*Problem description*: When the line containing "Restriction digest. The" appears in the data below, begin copying there and stop only after the line containing "For each enzyme, the".

*Data to process*:

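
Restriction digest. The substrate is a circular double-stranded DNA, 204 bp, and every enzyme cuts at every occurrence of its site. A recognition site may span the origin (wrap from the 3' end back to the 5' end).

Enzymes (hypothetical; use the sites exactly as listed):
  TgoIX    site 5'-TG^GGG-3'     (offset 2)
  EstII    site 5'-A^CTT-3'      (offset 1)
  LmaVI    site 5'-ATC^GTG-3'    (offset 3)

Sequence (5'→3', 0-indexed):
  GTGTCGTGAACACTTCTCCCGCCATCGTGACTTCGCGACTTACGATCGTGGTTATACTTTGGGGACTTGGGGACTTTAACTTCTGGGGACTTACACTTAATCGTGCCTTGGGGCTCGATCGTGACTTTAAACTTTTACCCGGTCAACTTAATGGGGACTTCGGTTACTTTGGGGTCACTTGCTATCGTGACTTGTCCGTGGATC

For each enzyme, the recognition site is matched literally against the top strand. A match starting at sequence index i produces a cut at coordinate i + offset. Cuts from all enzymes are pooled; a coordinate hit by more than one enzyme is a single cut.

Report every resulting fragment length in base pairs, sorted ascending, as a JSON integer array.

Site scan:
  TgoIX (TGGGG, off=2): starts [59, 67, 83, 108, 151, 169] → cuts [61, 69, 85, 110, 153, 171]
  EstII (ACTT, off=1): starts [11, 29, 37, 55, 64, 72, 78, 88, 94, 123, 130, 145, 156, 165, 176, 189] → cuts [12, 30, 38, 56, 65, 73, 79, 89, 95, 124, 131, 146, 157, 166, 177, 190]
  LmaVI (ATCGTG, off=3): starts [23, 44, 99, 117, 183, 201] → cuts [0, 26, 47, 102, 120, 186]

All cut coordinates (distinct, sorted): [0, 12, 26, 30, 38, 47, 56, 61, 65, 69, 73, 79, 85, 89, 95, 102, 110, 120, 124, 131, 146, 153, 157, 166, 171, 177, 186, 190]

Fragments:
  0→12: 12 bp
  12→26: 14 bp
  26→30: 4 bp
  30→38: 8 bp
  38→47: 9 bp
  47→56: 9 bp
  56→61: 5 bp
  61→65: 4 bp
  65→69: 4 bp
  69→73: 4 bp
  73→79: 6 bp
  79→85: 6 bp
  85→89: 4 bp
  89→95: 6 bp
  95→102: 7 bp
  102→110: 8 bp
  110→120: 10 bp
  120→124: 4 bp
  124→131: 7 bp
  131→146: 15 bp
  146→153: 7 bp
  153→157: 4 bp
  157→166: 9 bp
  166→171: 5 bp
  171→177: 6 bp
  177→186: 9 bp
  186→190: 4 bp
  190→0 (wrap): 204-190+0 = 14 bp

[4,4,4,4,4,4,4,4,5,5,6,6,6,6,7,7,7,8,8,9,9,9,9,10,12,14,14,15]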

--

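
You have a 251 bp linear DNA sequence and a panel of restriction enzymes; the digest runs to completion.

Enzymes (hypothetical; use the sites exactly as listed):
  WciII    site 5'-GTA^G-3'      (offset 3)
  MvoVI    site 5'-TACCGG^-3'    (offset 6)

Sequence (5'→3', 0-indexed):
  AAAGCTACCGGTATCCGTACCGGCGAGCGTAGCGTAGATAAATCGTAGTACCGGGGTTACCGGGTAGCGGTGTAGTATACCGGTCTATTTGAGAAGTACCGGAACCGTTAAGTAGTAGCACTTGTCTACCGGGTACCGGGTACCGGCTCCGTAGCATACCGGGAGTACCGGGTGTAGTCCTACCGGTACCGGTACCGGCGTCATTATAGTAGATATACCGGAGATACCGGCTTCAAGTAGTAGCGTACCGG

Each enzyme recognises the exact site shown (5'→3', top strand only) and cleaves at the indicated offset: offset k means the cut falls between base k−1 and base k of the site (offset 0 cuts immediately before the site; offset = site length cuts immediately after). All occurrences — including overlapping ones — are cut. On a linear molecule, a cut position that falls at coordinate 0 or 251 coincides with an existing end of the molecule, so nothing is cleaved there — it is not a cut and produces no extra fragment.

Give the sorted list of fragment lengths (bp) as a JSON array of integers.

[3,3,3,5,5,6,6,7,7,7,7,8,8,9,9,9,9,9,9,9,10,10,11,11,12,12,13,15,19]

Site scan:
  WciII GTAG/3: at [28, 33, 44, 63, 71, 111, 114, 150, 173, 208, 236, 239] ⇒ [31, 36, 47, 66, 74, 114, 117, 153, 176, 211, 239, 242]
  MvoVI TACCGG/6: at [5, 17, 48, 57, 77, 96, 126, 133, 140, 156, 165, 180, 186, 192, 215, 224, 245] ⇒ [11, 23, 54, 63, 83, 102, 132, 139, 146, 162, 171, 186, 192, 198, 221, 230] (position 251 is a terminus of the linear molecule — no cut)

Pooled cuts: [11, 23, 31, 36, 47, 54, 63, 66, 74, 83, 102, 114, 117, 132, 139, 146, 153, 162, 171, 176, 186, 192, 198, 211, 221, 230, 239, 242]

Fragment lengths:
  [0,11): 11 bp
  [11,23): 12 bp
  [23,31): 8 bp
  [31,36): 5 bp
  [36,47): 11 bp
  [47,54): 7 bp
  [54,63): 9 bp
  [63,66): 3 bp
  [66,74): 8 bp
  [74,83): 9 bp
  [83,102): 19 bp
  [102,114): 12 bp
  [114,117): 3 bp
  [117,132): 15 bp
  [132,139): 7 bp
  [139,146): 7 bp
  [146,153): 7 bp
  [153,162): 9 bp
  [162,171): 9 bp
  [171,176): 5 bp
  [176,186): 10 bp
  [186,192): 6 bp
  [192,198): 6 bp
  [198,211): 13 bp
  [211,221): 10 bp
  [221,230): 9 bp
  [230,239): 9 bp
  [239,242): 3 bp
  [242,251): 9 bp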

*Solution to the problem*:
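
Restriction digest. The substrate is a circular double-stranded DNA, 204 bp, and every enzyme cuts at every occurrence of its site. A recognition site may span the origin (wrap from the 3' end back to the 5' end).

Enzymes (hypothetical; use the sites exactly as listed):
  TgoIX    site 5'-TG^GGG-3'     (offset 2)
  EstII    site 5'-A^CTT-3'      (offset 1)
  LmaVI    site 5'-ATC^GTG-3'    (offset 3)

Sequence (5'→3', 0-indexed):
  GTGTCGTGAACACTTCTCCCGCCATCGTGACTTCGCGACTTACGATCGTGGTTATACTTTGGGGACTTGGGGACTTTAACTTCTGGGGACTTACACTTAATCGTGCCTTGGGGCTCGATCGTGACTTTAAACTTTTACCCGGTCAACTTAATGGGGACTTCGGTTACTTTGGGGTCACTTGCTATCGTGACTTGTCCGTGGATC

For each enzyme, the recognition site is matched literally against the top strand. A match starting at sequence index i produces a cut at coordinate i + offset. Cuts from all enzymes are pooled; a coordinate hit by more than one enzyme is a single cut.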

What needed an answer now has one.